Record set section start
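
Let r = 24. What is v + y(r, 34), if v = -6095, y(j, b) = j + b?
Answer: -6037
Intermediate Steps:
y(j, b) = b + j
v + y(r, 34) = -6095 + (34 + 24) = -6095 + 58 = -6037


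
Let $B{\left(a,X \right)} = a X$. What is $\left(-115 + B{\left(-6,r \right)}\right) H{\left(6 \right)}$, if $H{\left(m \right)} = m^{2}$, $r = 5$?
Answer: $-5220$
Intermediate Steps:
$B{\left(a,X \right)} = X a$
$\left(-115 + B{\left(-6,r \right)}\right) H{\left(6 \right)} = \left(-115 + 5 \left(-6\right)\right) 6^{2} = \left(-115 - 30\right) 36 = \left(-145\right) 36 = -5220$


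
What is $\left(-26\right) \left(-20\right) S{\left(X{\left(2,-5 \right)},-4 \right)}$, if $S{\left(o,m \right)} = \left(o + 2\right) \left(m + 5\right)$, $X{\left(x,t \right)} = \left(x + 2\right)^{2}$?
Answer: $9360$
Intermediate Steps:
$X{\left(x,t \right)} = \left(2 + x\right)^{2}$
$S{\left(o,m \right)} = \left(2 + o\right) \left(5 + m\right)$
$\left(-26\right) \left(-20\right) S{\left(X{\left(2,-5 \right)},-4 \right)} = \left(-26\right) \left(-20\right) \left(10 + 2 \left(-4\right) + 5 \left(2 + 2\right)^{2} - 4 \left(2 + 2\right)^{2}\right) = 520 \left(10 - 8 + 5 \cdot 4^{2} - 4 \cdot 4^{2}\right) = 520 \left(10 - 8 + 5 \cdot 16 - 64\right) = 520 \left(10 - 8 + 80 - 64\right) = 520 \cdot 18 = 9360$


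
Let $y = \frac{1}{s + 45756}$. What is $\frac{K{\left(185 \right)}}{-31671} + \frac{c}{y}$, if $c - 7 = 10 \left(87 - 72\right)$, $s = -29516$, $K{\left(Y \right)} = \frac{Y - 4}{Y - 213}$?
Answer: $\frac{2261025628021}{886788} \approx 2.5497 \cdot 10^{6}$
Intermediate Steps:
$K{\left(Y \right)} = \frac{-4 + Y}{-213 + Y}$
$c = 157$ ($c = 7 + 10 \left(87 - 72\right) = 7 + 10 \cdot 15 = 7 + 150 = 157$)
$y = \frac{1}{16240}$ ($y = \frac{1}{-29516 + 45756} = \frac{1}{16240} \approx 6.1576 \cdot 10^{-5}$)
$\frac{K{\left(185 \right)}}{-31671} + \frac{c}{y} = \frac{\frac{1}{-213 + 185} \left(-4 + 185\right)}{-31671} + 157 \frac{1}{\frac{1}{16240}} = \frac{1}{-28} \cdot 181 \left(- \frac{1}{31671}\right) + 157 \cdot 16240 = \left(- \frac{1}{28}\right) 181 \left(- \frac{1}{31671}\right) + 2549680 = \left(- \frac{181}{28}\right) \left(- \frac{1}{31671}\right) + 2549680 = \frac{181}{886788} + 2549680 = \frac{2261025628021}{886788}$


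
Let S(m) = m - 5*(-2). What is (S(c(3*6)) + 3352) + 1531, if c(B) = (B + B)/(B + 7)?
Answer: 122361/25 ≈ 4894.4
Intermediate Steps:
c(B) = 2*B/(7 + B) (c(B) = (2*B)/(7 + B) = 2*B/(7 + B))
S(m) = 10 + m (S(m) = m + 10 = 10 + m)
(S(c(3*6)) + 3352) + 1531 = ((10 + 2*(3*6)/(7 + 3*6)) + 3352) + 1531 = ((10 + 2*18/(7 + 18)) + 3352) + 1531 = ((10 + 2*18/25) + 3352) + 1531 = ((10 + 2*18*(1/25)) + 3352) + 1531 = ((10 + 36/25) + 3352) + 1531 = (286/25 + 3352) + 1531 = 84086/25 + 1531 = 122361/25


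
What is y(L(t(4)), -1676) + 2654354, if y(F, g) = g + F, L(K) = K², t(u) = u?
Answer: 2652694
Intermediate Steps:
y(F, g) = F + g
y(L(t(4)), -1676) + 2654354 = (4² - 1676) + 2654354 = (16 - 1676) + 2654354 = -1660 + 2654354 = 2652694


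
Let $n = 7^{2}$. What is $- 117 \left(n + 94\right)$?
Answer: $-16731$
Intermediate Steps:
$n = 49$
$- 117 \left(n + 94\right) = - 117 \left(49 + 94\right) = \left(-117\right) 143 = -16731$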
Record set section end
> **What is required**:
Restate the entries. Match them exactly.

> **Answer section**:
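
Let r = 24. What is v + y(r, 34), if v = -6095, y(j, b) = j + b?
Answer: -6037
Intermediate Steps:
y(j, b) = b + j
v + y(r, 34) = -6095 + (34 + 24) = -6095 + 58 = -6037


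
Let $B{\left(a,X \right)} = a X$. What is $\left(-115 + B{\left(-6,r \right)}\right) H{\left(6 \right)}$, if $H{\left(m \right)} = m^{2}$, $r = 5$?
Answer: $-5220$
Intermediate Steps:
$B{\left(a,X \right)} = X a$
$\left(-115 + B{\left(-6,r \right)}\right) H{\left(6 \right)} = \left(-115 + 5 \left(-6\right)\right) 6^{2} = \left(-115 - 30\right) 36 = \left(-145\right) 36 = -5220$


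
What is $\left(-26\right) \left(-20\right) S{\left(X{\left(2,-5 \right)},-4 \right)}$, if $S{\left(o,m \right)} = \left(o + 2\right) \left(m + 5\right)$, $X{\left(x,t \right)} = \left(x + 2\right)^{2}$?
Answer: $9360$
Intermediate Steps:
$X{\left(x,t \right)} = \left(2 + x\right)^{2}$
$S{\left(o,m \right)} = \left(2 + o\right) \left(5 + m\right)$
$\left(-26\right) \left(-20\right) S{\left(X{\left(2,-5 \right)},-4 \right)} = \left(-26\right) \left(-20\right) \left(10 + 2 \left(-4\right) + 5 \left(2 + 2\right)^{2} - 4 \left(2 + 2\right)^{2}\right) = 520 \left(10 - 8 + 5 \cdot 4^{2} - 4 \cdot 4^{2}\right) = 520 \left(10 - 8 + 5 \cdot 16 - 64\right) = 520 \left(10 - 8 + 80 - 64\right) = 520 \cdot 18 = 9360$


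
Let $y = \frac{1}{s + 45756}$. What is $\frac{K{\left(185 \right)}}{-31671} + \frac{c}{y}$, if $c - 7 = 10 \left(87 - 72\right)$, $s = -29516$, $K{\left(Y \right)} = \frac{Y - 4}{Y - 213}$?
Answer: $\frac{2261025628021}{886788} \approx 2.5497 \cdot 10^{6}$
Intermediate Steps:
$K{\left(Y \right)} = \frac{-4 + Y}{-213 + Y}$
$c = 157$ ($c = 7 + 10 \left(87 - 72\right) = 7 + 10 \cdot 15 = 7 + 150 = 157$)
$y = \frac{1}{16240}$ ($y = \frac{1}{-29516 + 45756} = \frac{1}{16240} \approx 6.1576 \cdot 10^{-5}$)
$\frac{K{\left(185 \right)}}{-31671} + \frac{c}{y} = \frac{\frac{1}{-213 + 185} \left(-4 + 185\right)}{-31671} + 157 \frac{1}{\frac{1}{16240}} = \frac{1}{-28} \cdot 181 \left(- \frac{1}{31671}\right) + 157 \cdot 16240 = \left(- \frac{1}{28}\right) 181 \left(- \frac{1}{31671}\right) + 2549680 = \left(- \frac{181}{28}\right) \left(- \frac{1}{31671}\right) + 2549680 = \frac{181}{886788} + 2549680 = \frac{2261025628021}{886788}$


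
Let S(m) = m - 5*(-2). What is (S(c(3*6)) + 3352) + 1531, if c(B) = (B + B)/(B + 7)?
Answer: 122361/25 ≈ 4894.4
Intermediate Steps:
c(B) = 2*B/(7 + B) (c(B) = (2*B)/(7 + B) = 2*B/(7 + B))
S(m) = 10 + m (S(m) = m + 10 = 10 + m)
(S(c(3*6)) + 3352) + 1531 = ((10 + 2*(3*6)/(7 + 3*6)) + 3352) + 1531 = ((10 + 2*18/(7 + 18)) + 3352) + 1531 = ((10 + 2*18/25) + 3352) + 1531 = ((10 + 2*18*(1/25)) + 3352) + 1531 = ((10 + 36/25) + 3352) + 1531 = (286/25 + 3352) + 1531 = 84086/25 + 1531 = 122361/25


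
What is y(L(t(4)), -1676) + 2654354, if y(F, g) = g + F, L(K) = K², t(u) = u?
Answer: 2652694
Intermediate Steps:
y(F, g) = F + g
y(L(t(4)), -1676) + 2654354 = (4² - 1676) + 2654354 = (16 - 1676) + 2654354 = -1660 + 2654354 = 2652694


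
Let $n = 7^{2}$. What is $- 117 \left(n + 94\right)$?
Answer: $-16731$
Intermediate Steps:
$n = 49$
$- 117 \left(n + 94\right) = - 117 \left(49 + 94\right) = \left(-117\right) 143 = -16731$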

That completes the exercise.